Exercise requirements: Below are some records. How many of their lines contain the string "heaps"? Give the number only.

Records:
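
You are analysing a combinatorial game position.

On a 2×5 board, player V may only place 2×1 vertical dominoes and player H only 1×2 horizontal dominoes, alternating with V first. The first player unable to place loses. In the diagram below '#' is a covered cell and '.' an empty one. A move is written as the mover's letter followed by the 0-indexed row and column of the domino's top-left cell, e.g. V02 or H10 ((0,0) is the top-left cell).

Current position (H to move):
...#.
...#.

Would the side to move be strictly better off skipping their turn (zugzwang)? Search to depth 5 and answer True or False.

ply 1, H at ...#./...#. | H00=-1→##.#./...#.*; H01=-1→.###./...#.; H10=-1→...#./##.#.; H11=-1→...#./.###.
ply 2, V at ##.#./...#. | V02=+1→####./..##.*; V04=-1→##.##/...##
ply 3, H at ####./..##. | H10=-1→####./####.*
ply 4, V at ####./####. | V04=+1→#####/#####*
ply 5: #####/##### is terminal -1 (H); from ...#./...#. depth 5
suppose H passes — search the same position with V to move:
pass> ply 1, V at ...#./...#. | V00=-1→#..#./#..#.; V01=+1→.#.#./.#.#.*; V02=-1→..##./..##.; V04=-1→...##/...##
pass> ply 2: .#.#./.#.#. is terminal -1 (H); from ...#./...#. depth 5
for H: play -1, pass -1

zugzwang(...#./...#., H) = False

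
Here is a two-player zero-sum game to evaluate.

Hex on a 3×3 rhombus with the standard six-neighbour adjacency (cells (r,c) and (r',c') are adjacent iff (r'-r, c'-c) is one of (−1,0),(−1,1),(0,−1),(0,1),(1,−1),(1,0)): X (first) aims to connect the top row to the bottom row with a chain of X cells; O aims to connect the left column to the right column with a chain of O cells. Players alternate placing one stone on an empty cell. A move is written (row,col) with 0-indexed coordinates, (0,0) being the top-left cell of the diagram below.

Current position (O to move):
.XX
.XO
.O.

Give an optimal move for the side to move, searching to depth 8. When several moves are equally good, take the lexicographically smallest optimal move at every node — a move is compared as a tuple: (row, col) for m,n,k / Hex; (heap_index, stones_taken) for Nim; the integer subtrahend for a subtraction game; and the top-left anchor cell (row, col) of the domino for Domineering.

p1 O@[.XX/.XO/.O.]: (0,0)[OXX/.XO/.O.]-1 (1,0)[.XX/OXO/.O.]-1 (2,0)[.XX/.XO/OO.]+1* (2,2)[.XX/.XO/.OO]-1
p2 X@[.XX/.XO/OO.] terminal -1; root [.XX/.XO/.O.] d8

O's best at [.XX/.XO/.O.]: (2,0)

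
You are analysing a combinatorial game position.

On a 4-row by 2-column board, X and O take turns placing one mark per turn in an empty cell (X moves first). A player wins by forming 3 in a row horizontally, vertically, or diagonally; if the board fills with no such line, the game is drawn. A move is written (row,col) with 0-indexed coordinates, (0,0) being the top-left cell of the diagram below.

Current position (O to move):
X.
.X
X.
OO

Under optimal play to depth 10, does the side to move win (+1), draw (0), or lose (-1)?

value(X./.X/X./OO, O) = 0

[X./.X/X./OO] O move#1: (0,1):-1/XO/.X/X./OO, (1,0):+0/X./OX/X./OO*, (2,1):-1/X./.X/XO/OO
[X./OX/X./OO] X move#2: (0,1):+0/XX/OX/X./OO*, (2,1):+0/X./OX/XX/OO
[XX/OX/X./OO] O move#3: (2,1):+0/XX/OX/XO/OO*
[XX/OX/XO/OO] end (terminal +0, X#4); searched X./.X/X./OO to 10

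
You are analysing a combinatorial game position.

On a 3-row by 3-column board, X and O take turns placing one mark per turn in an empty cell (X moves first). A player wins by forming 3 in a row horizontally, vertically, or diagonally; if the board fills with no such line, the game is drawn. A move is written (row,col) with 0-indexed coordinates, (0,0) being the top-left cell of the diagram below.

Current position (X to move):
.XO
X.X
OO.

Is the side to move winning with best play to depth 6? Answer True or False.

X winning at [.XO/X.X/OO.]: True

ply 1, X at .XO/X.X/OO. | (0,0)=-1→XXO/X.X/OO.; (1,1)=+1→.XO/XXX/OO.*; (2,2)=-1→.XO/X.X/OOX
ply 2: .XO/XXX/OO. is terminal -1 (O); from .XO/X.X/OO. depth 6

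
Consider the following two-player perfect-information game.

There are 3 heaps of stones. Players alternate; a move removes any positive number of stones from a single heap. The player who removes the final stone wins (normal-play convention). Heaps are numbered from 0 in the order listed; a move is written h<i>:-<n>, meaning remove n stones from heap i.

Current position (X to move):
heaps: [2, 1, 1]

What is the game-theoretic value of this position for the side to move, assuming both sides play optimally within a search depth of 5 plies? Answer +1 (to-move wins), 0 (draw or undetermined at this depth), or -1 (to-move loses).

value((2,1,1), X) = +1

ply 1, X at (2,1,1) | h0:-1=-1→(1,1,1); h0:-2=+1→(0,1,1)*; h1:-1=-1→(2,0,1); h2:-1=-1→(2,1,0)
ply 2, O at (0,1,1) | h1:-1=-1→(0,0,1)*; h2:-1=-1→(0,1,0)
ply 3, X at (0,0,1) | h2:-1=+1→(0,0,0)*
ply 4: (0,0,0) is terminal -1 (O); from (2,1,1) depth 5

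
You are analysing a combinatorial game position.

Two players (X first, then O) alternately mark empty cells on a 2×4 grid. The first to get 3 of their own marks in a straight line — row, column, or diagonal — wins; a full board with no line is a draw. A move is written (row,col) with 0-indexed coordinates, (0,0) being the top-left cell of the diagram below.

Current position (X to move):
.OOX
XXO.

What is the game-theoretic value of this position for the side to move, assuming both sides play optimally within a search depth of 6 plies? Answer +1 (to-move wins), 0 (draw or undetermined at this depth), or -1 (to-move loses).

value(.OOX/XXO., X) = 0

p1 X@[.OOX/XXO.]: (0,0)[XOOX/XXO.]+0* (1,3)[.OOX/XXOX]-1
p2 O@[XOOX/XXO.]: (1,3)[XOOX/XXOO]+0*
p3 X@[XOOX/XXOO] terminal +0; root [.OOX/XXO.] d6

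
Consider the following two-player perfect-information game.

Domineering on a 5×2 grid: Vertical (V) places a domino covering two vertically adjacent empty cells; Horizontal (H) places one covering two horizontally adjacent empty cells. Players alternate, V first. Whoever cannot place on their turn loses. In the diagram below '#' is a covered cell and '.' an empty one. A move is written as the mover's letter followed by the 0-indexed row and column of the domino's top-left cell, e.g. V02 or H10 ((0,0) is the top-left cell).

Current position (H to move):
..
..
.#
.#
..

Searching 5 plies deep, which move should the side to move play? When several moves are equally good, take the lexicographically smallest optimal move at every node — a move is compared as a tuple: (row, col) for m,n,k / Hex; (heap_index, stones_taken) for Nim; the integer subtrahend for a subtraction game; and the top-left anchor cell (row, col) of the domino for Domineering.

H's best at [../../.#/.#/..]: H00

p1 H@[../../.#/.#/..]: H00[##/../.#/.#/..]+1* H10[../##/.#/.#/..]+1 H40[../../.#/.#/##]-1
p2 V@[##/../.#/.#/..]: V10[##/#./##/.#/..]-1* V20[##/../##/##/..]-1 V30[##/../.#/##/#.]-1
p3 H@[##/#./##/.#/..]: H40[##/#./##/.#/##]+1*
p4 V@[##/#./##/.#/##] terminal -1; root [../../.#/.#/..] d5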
---
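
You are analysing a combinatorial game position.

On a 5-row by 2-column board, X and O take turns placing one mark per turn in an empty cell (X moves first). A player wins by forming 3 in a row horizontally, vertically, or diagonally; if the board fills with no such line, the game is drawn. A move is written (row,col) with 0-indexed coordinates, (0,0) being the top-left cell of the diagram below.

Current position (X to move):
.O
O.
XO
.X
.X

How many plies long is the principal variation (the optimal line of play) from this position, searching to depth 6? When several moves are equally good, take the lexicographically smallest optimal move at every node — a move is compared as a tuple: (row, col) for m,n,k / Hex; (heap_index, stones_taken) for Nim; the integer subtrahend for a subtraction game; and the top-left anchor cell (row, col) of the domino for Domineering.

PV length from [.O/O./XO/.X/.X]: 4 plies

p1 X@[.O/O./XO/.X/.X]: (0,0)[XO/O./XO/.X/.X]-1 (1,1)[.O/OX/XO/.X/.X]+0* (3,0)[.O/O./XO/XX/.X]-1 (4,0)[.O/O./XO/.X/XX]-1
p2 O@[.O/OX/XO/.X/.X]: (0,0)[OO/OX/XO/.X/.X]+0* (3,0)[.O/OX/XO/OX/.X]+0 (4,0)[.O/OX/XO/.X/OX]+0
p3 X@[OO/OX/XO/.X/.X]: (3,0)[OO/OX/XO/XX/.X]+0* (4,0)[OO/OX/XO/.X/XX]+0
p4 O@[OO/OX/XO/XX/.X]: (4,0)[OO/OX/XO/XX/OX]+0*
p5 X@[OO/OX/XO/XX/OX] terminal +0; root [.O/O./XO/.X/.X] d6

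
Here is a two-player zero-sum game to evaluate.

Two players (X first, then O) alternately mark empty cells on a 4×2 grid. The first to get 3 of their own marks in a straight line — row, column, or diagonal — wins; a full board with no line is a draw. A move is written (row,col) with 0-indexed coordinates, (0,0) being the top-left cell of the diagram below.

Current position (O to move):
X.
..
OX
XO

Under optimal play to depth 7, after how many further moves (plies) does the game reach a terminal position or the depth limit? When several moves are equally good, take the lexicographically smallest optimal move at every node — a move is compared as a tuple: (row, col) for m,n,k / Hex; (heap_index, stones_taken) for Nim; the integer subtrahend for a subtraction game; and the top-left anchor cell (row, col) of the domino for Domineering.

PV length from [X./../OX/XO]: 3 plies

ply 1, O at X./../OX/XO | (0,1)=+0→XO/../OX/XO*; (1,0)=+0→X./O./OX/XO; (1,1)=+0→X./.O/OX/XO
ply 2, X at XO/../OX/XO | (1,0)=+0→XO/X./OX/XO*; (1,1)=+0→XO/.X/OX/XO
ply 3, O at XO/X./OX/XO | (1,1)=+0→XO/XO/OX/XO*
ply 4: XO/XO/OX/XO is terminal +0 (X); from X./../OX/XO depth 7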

Task response: 2